** Dataset entries follows **

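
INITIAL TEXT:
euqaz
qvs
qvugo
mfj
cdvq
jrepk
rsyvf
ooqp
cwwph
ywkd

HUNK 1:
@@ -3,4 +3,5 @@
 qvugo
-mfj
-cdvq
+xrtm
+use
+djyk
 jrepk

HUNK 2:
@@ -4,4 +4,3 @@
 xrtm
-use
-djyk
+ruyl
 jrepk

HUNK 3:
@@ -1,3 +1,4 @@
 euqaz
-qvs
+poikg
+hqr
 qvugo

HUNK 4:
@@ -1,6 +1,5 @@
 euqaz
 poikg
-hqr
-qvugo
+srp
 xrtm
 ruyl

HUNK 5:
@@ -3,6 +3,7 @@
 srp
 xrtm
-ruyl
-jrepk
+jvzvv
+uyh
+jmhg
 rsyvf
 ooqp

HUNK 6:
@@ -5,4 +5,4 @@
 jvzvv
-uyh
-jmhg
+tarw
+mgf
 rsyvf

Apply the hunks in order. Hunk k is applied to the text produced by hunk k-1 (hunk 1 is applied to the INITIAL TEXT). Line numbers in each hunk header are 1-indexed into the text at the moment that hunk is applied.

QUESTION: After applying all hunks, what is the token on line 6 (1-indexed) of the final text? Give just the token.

Answer: tarw

Derivation:
Hunk 1: at line 3 remove [mfj,cdvq] add [xrtm,use,djyk] -> 11 lines: euqaz qvs qvugo xrtm use djyk jrepk rsyvf ooqp cwwph ywkd
Hunk 2: at line 4 remove [use,djyk] add [ruyl] -> 10 lines: euqaz qvs qvugo xrtm ruyl jrepk rsyvf ooqp cwwph ywkd
Hunk 3: at line 1 remove [qvs] add [poikg,hqr] -> 11 lines: euqaz poikg hqr qvugo xrtm ruyl jrepk rsyvf ooqp cwwph ywkd
Hunk 4: at line 1 remove [hqr,qvugo] add [srp] -> 10 lines: euqaz poikg srp xrtm ruyl jrepk rsyvf ooqp cwwph ywkd
Hunk 5: at line 3 remove [ruyl,jrepk] add [jvzvv,uyh,jmhg] -> 11 lines: euqaz poikg srp xrtm jvzvv uyh jmhg rsyvf ooqp cwwph ywkd
Hunk 6: at line 5 remove [uyh,jmhg] add [tarw,mgf] -> 11 lines: euqaz poikg srp xrtm jvzvv tarw mgf rsyvf ooqp cwwph ywkd
Final line 6: tarw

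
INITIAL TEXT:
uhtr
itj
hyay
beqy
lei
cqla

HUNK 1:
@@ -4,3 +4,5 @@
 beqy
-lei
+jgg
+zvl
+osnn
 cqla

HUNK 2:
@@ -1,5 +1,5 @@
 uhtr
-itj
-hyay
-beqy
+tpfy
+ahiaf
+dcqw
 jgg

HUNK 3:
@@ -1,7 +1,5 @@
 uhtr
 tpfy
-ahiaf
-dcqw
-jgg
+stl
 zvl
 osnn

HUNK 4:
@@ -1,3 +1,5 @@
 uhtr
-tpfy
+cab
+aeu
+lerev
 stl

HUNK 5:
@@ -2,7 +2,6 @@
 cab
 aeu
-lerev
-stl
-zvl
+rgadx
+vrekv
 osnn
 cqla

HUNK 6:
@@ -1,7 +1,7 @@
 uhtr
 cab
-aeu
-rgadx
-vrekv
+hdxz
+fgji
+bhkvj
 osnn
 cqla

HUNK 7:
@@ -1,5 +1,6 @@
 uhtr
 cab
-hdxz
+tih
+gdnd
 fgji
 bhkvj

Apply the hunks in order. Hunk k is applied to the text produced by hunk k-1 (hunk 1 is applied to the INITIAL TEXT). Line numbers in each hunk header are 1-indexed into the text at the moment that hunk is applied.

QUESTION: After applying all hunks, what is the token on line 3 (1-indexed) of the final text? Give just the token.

Hunk 1: at line 4 remove [lei] add [jgg,zvl,osnn] -> 8 lines: uhtr itj hyay beqy jgg zvl osnn cqla
Hunk 2: at line 1 remove [itj,hyay,beqy] add [tpfy,ahiaf,dcqw] -> 8 lines: uhtr tpfy ahiaf dcqw jgg zvl osnn cqla
Hunk 3: at line 1 remove [ahiaf,dcqw,jgg] add [stl] -> 6 lines: uhtr tpfy stl zvl osnn cqla
Hunk 4: at line 1 remove [tpfy] add [cab,aeu,lerev] -> 8 lines: uhtr cab aeu lerev stl zvl osnn cqla
Hunk 5: at line 2 remove [lerev,stl,zvl] add [rgadx,vrekv] -> 7 lines: uhtr cab aeu rgadx vrekv osnn cqla
Hunk 6: at line 1 remove [aeu,rgadx,vrekv] add [hdxz,fgji,bhkvj] -> 7 lines: uhtr cab hdxz fgji bhkvj osnn cqla
Hunk 7: at line 1 remove [hdxz] add [tih,gdnd] -> 8 lines: uhtr cab tih gdnd fgji bhkvj osnn cqla
Final line 3: tih

Answer: tih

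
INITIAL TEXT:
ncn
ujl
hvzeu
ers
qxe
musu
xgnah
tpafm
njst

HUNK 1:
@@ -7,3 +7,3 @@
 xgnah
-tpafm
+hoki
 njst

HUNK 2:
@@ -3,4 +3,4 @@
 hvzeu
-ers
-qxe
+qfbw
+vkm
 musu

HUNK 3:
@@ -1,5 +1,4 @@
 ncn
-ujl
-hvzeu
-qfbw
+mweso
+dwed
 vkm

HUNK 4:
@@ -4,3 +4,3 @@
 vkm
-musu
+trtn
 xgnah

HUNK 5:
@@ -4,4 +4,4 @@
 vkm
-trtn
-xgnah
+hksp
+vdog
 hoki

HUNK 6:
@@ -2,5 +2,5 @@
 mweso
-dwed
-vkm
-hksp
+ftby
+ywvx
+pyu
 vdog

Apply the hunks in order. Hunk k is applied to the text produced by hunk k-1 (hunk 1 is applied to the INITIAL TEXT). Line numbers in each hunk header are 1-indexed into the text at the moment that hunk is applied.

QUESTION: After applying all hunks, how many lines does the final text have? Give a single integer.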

** End of Dataset entries **

> What you will do: Each line above should be copied exactly, with no line missing.

> Solution for this exercise:
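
INITIAL TEXT:
euqaz
qvs
qvugo
mfj
cdvq
jrepk
rsyvf
ooqp
cwwph
ywkd

HUNK 1:
@@ -3,4 +3,5 @@
 qvugo
-mfj
-cdvq
+xrtm
+use
+djyk
 jrepk

HUNK 2:
@@ -4,4 +4,3 @@
 xrtm
-use
-djyk
+ruyl
 jrepk

HUNK 3:
@@ -1,3 +1,4 @@
 euqaz
-qvs
+poikg
+hqr
 qvugo

HUNK 4:
@@ -1,6 +1,5 @@
 euqaz
 poikg
-hqr
-qvugo
+srp
 xrtm
 ruyl

HUNK 5:
@@ -3,6 +3,7 @@
 srp
 xrtm
-ruyl
-jrepk
+jvzvv
+uyh
+jmhg
 rsyvf
 ooqp

HUNK 6:
@@ -5,4 +5,4 @@
 jvzvv
-uyh
-jmhg
+tarw
+mgf
 rsyvf

Apply the hunks in order. Hunk k is applied to the text produced by hunk k-1 (hunk 1 is applied to the INITIAL TEXT). Line numbers in each hunk header are 1-indexed into the text at the moment that hunk is applied.

QUESTION: After applying all hunks, what is the token on line 6 (1-indexed) of the final text? Give just the token.

Answer: tarw

Derivation:
Hunk 1: at line 3 remove [mfj,cdvq] add [xrtm,use,djyk] -> 11 lines: euqaz qvs qvugo xrtm use djyk jrepk rsyvf ooqp cwwph ywkd
Hunk 2: at line 4 remove [use,djyk] add [ruyl] -> 10 lines: euqaz qvs qvugo xrtm ruyl jrepk rsyvf ooqp cwwph ywkd
Hunk 3: at line 1 remove [qvs] add [poikg,hqr] -> 11 lines: euqaz poikg hqr qvugo xrtm ruyl jrepk rsyvf ooqp cwwph ywkd
Hunk 4: at line 1 remove [hqr,qvugo] add [srp] -> 10 lines: euqaz poikg srp xrtm ruyl jrepk rsyvf ooqp cwwph ywkd
Hunk 5: at line 3 remove [ruyl,jrepk] add [jvzvv,uyh,jmhg] -> 11 lines: euqaz poikg srp xrtm jvzvv uyh jmhg rsyvf ooqp cwwph ywkd
Hunk 6: at line 5 remove [uyh,jmhg] add [tarw,mgf] -> 11 lines: euqaz poikg srp xrtm jvzvv tarw mgf rsyvf ooqp cwwph ywkd
Final line 6: tarw

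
INITIAL TEXT:
uhtr
itj
hyay
beqy
lei
cqla

HUNK 1:
@@ -4,3 +4,5 @@
 beqy
-lei
+jgg
+zvl
+osnn
 cqla

HUNK 2:
@@ -1,5 +1,5 @@
 uhtr
-itj
-hyay
-beqy
+tpfy
+ahiaf
+dcqw
 jgg

HUNK 3:
@@ -1,7 +1,5 @@
 uhtr
 tpfy
-ahiaf
-dcqw
-jgg
+stl
 zvl
 osnn

HUNK 4:
@@ -1,3 +1,5 @@
 uhtr
-tpfy
+cab
+aeu
+lerev
 stl

HUNK 5:
@@ -2,7 +2,6 @@
 cab
 aeu
-lerev
-stl
-zvl
+rgadx
+vrekv
 osnn
 cqla

HUNK 6:
@@ -1,7 +1,7 @@
 uhtr
 cab
-aeu
-rgadx
-vrekv
+hdxz
+fgji
+bhkvj
 osnn
 cqla

HUNK 7:
@@ -1,5 +1,6 @@
 uhtr
 cab
-hdxz
+tih
+gdnd
 fgji
 bhkvj

Apply the hunks in order. Hunk k is applied to the text produced by hunk k-1 (hunk 1 is applied to the INITIAL TEXT). Line numbers in each hunk header are 1-indexed into the text at the moment that hunk is applied.

QUESTION: After applying all hunks, what is the token on line 3 (1-indexed) of the final text? Give just the token.

Hunk 1: at line 4 remove [lei] add [jgg,zvl,osnn] -> 8 lines: uhtr itj hyay beqy jgg zvl osnn cqla
Hunk 2: at line 1 remove [itj,hyay,beqy] add [tpfy,ahiaf,dcqw] -> 8 lines: uhtr tpfy ahiaf dcqw jgg zvl osnn cqla
Hunk 3: at line 1 remove [ahiaf,dcqw,jgg] add [stl] -> 6 lines: uhtr tpfy stl zvl osnn cqla
Hunk 4: at line 1 remove [tpfy] add [cab,aeu,lerev] -> 8 lines: uhtr cab aeu lerev stl zvl osnn cqla
Hunk 5: at line 2 remove [lerev,stl,zvl] add [rgadx,vrekv] -> 7 lines: uhtr cab aeu rgadx vrekv osnn cqla
Hunk 6: at line 1 remove [aeu,rgadx,vrekv] add [hdxz,fgji,bhkvj] -> 7 lines: uhtr cab hdxz fgji bhkvj osnn cqla
Hunk 7: at line 1 remove [hdxz] add [tih,gdnd] -> 8 lines: uhtr cab tih gdnd fgji bhkvj osnn cqla
Final line 3: tih

Answer: tih

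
INITIAL TEXT:
ncn
ujl
hvzeu
ers
qxe
musu
xgnah
tpafm
njst

HUNK 1:
@@ -7,3 +7,3 @@
 xgnah
-tpafm
+hoki
 njst

HUNK 2:
@@ -3,4 +3,4 @@
 hvzeu
-ers
-qxe
+qfbw
+vkm
 musu

HUNK 3:
@@ -1,5 +1,4 @@
 ncn
-ujl
-hvzeu
-qfbw
+mweso
+dwed
 vkm

HUNK 4:
@@ -4,3 +4,3 @@
 vkm
-musu
+trtn
 xgnah

HUNK 5:
@@ -4,4 +4,4 @@
 vkm
-trtn
-xgnah
+hksp
+vdog
 hoki

HUNK 6:
@@ -2,5 +2,5 @@
 mweso
-dwed
-vkm
-hksp
+ftby
+ywvx
+pyu
 vdog

Apply the hunks in order. Hunk k is applied to the text produced by hunk k-1 (hunk 1 is applied to the INITIAL TEXT). Line numbers in each hunk header are 1-indexed into the text at the moment that hunk is applied.

QUESTION: After applying all hunks, how many lines does the final text have? Give a single integer.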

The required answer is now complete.